Work order:
Starting at the top of the entries, restate word for word each line up to and including the one with "Answer: -183930121/54362873 ≈ -3.3834".

▬▬▬▬▬▬

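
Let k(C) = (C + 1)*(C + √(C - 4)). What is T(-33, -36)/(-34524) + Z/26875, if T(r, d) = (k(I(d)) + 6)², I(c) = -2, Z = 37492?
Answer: 646407529/463916250 + 4*I*√6/8631 ≈ 1.3934 + 0.0011352*I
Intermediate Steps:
k(C) = (1 + C)*(C + √(-4 + C))
T(r, d) = (8 - I*√6)² (T(r, d) = ((-2 + (-2)² + √(-4 - 2) - 2*√(-4 - 2)) + 6)² = ((-2 + 4 + √(-6) - 2*I*√6) + 6)² = ((-2 + 4 + I*√6 - 2*I*√6) + 6)² = ((2 - I*√6) + 6)² = (8 - I*√6)²)
T(-33, -36)/(-34524) + Z/26875 = (8 - I*√6)²/(-34524) + 37492/26875 = (8 - I*√6)²*(-1/34524) + 37492*(1/26875) = -(8 - I*√6)²/34524 + 37492/26875 = 37492/26875 - (8 - I*√6)²/34524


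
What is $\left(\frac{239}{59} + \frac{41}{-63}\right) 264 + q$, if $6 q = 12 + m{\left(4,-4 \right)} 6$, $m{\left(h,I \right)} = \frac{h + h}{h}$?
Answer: $\frac{1117100}{1239} \approx 901.61$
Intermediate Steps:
$m{\left(h,I \right)} = 2$ ($m{\left(h,I \right)} = \frac{2 h}{h} = 2$)
$q = 4$ ($q = \frac{12 + 2 \cdot 6}{6} = \frac{12 + 12}{6} = \frac{1}{6} \cdot 24 = 4$)
$\left(\frac{239}{59} + \frac{41}{-63}\right) 264 + q = \left(\frac{239}{59} + \frac{41}{-63}\right) 264 + 4 = \left(239 \cdot \frac{1}{59} + 41 \left(- \frac{1}{63}\right)\right) 264 + 4 = \left(\frac{239}{59} - \frac{41}{63}\right) 264 + 4 = \frac{12638}{3717} \cdot 264 + 4 = \frac{1112144}{1239} + 4 = \frac{1117100}{1239}$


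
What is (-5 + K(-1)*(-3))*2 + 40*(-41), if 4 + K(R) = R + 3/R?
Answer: -1602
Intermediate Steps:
K(R) = -4 + R + 3/R (K(R) = -4 + (R + 3/R) = -4 + R + 3/R)
(-5 + K(-1)*(-3))*2 + 40*(-41) = (-5 + (-4 - 1 + 3/(-1))*(-3))*2 + 40*(-41) = (-5 + (-4 - 1 + 3*(-1))*(-3))*2 - 1640 = (-5 + (-4 - 1 - 3)*(-3))*2 - 1640 = (-5 - 8*(-3))*2 - 1640 = (-5 + 24)*2 - 1640 = 19*2 - 1640 = 38 - 1640 = -1602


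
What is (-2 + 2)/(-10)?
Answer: 0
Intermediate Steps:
(-2 + 2)/(-10) = -⅒*0 = 0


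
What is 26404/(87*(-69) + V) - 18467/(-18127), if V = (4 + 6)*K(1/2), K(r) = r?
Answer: -183930121/54362873 ≈ -3.3834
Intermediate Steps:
V = 5 (V = (4 + 6)/2 = 10*(½) = 5)
26404/(87*(-69) + V) - 18467/(-18127) = 26404/(87*(-69) + 5) - 18467/(-18127) = 26404/(-6003 + 5) - 18467*(-1/18127) = 26404/(-5998) + 18467/18127 = 26404*(-1/5998) + 18467/18127 = -13202/2999 + 18467/18127 = -183930121/54362873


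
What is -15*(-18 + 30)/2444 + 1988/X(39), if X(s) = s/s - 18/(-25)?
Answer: 30364765/26273 ≈ 1155.7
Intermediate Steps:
X(s) = 43/25 (X(s) = 1 - 18*(-1/25) = 1 + 18/25 = 43/25)
-15*(-18 + 30)/2444 + 1988/X(39) = -15*(-18 + 30)/2444 + 1988/(43/25) = -15*12*(1/2444) + 1988*(25/43) = -180*1/2444 + 49700/43 = -45/611 + 49700/43 = 30364765/26273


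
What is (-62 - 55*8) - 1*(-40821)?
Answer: 40319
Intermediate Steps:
(-62 - 55*8) - 1*(-40821) = (-62 - 440) + 40821 = -502 + 40821 = 40319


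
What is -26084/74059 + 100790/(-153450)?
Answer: -36990311/36659205 ≈ -1.0090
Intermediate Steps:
-26084/74059 + 100790/(-153450) = -26084*1/74059 + 100790*(-1/153450) = -26084/74059 - 10079/15345 = -36990311/36659205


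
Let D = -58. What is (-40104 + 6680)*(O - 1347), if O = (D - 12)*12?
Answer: 73098288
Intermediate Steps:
O = -840 (O = (-58 - 12)*12 = -70*12 = -840)
(-40104 + 6680)*(O - 1347) = (-40104 + 6680)*(-840 - 1347) = -33424*(-2187) = 73098288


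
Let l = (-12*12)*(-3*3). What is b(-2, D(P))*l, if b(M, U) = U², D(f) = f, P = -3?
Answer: 11664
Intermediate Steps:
l = 1296 (l = -144*(-9) = 1296)
b(-2, D(P))*l = (-3)²*1296 = 9*1296 = 11664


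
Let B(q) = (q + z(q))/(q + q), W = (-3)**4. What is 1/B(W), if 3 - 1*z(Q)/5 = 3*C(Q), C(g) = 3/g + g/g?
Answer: 729/362 ≈ 2.0138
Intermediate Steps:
C(g) = 1 + 3/g (C(g) = 3/g + 1 = 1 + 3/g)
W = 81
z(Q) = 15 - 15*(3 + Q)/Q
B(q) = (q - 45/q)/(2*q) (B(q) = (q - 45/q)/(q + q) = (q - 45/q)/((2*q)) = (q - 45/q)*(1/(2*q)) = (q - 45/q)/(2*q))
1/B(W) = 1/((1/2)*(-45 + 81**2)/81**2) = 1/((1/2)*(1/6561)*(-45 + 6561)) = 1/((1/2)*(1/6561)*6516) = 1/(362/729) = 729/362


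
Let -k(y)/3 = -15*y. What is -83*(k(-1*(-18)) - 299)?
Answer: -42413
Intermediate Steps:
k(y) = 45*y (k(y) = -(-45)*y = 45*y)
-83*(k(-1*(-18)) - 299) = -83*(45*(-1*(-18)) - 299) = -83*(45*18 - 299) = -83*(810 - 299) = -83*511 = -42413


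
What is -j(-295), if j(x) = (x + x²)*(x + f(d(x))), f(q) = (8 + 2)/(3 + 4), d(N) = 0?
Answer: 25461450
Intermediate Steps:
f(q) = 10/7
j(x) = (10/7 + x)*(x + x²) (j(x) = (x + x²)*(x + 10/7) = (x + x²)*(10/7 + x) = (10/7 + x)*(x + x²))
-j(-295) = -(-295)*(10 + 7*(-295)² + 17*(-295))/7 = -(-295)*(10 + 7*87025 - 5015)/7 = -(-295)*(10 + 609175 - 5015)/7 = -(-295)*604170/7 = -1*(-25461450) = 25461450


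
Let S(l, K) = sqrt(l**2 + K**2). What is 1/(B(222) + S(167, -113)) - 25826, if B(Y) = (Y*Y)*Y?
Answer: -1545770438641032274/59853265648823 - sqrt(40658)/119706531297646 ≈ -25826.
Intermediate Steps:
S(l, K) = sqrt(K**2 + l**2)
B(Y) = Y**3 (B(Y) = Y**2*Y = Y**3)
1/(B(222) + S(167, -113)) - 25826 = 1/(222**3 + sqrt((-113)**2 + 167**2)) - 25826 = 1/(10941048 + sqrt(12769 + 27889)) - 25826 = 1/(10941048 + sqrt(40658)) - 25826 = -25826 + 1/(10941048 + sqrt(40658))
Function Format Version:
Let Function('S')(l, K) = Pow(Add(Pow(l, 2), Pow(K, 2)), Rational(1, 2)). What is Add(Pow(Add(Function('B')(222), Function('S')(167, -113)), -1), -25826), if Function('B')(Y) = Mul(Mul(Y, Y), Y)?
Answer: Add(Rational(-1545770438641032274, 59853265648823), Mul(Rational(-1, 119706531297646), Pow(40658, Rational(1, 2)))) ≈ -25826.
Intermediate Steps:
Function('S')(l, K) = Pow(Add(Pow(K, 2), Pow(l, 2)), Rational(1, 2))
Function('B')(Y) = Pow(Y, 3) (Function('B')(Y) = Mul(Pow(Y, 2), Y) = Pow(Y, 3))
Add(Pow(Add(Function('B')(222), Function('S')(167, -113)), -1), -25826) = Add(Pow(Add(Pow(222, 3), Pow(Add(Pow(-113, 2), Pow(167, 2)), Rational(1, 2))), -1), -25826) = Add(Pow(Add(10941048, Pow(Add(12769, 27889), Rational(1, 2))), -1), -25826) = Add(Pow(Add(10941048, Pow(40658, Rational(1, 2))), -1), -25826) = Add(-25826, Pow(Add(10941048, Pow(40658, Rational(1, 2))), -1))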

▬▬▬▬▬▬

Solution to this problem:
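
Let k(C) = (C + 1)*(C + √(C - 4)). What is T(-33, -36)/(-34524) + Z/26875, if T(r, d) = (k(I(d)) + 6)², I(c) = -2, Z = 37492?
Answer: 646407529/463916250 + 4*I*√6/8631 ≈ 1.3934 + 0.0011352*I
Intermediate Steps:
k(C) = (1 + C)*(C + √(-4 + C))
T(r, d) = (8 - I*√6)² (T(r, d) = ((-2 + (-2)² + √(-4 - 2) - 2*√(-4 - 2)) + 6)² = ((-2 + 4 + √(-6) - 2*I*√6) + 6)² = ((-2 + 4 + I*√6 - 2*I*√6) + 6)² = ((2 - I*√6) + 6)² = (8 - I*√6)²)
T(-33, -36)/(-34524) + Z/26875 = (8 - I*√6)²/(-34524) + 37492/26875 = (8 - I*√6)²*(-1/34524) + 37492*(1/26875) = -(8 - I*√6)²/34524 + 37492/26875 = 37492/26875 - (8 - I*√6)²/34524


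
What is $\left(\frac{239}{59} + \frac{41}{-63}\right) 264 + q$, if $6 q = 12 + m{\left(4,-4 \right)} 6$, $m{\left(h,I \right)} = \frac{h + h}{h}$?
Answer: $\frac{1117100}{1239} \approx 901.61$
Intermediate Steps:
$m{\left(h,I \right)} = 2$ ($m{\left(h,I \right)} = \frac{2 h}{h} = 2$)
$q = 4$ ($q = \frac{12 + 2 \cdot 6}{6} = \frac{12 + 12}{6} = \frac{1}{6} \cdot 24 = 4$)
$\left(\frac{239}{59} + \frac{41}{-63}\right) 264 + q = \left(\frac{239}{59} + \frac{41}{-63}\right) 264 + 4 = \left(239 \cdot \frac{1}{59} + 41 \left(- \frac{1}{63}\right)\right) 264 + 4 = \left(\frac{239}{59} - \frac{41}{63}\right) 264 + 4 = \frac{12638}{3717} \cdot 264 + 4 = \frac{1112144}{1239} + 4 = \frac{1117100}{1239}$


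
What is (-5 + K(-1)*(-3))*2 + 40*(-41), if 4 + K(R) = R + 3/R?
Answer: -1602
Intermediate Steps:
K(R) = -4 + R + 3/R (K(R) = -4 + (R + 3/R) = -4 + R + 3/R)
(-5 + K(-1)*(-3))*2 + 40*(-41) = (-5 + (-4 - 1 + 3/(-1))*(-3))*2 + 40*(-41) = (-5 + (-4 - 1 + 3*(-1))*(-3))*2 - 1640 = (-5 + (-4 - 1 - 3)*(-3))*2 - 1640 = (-5 - 8*(-3))*2 - 1640 = (-5 + 24)*2 - 1640 = 19*2 - 1640 = 38 - 1640 = -1602


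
What is (-2 + 2)/(-10)?
Answer: 0
Intermediate Steps:
(-2 + 2)/(-10) = -⅒*0 = 0


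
What is 26404/(87*(-69) + V) - 18467/(-18127), if V = (4 + 6)*K(1/2), K(r) = r?
Answer: -183930121/54362873 ≈ -3.3834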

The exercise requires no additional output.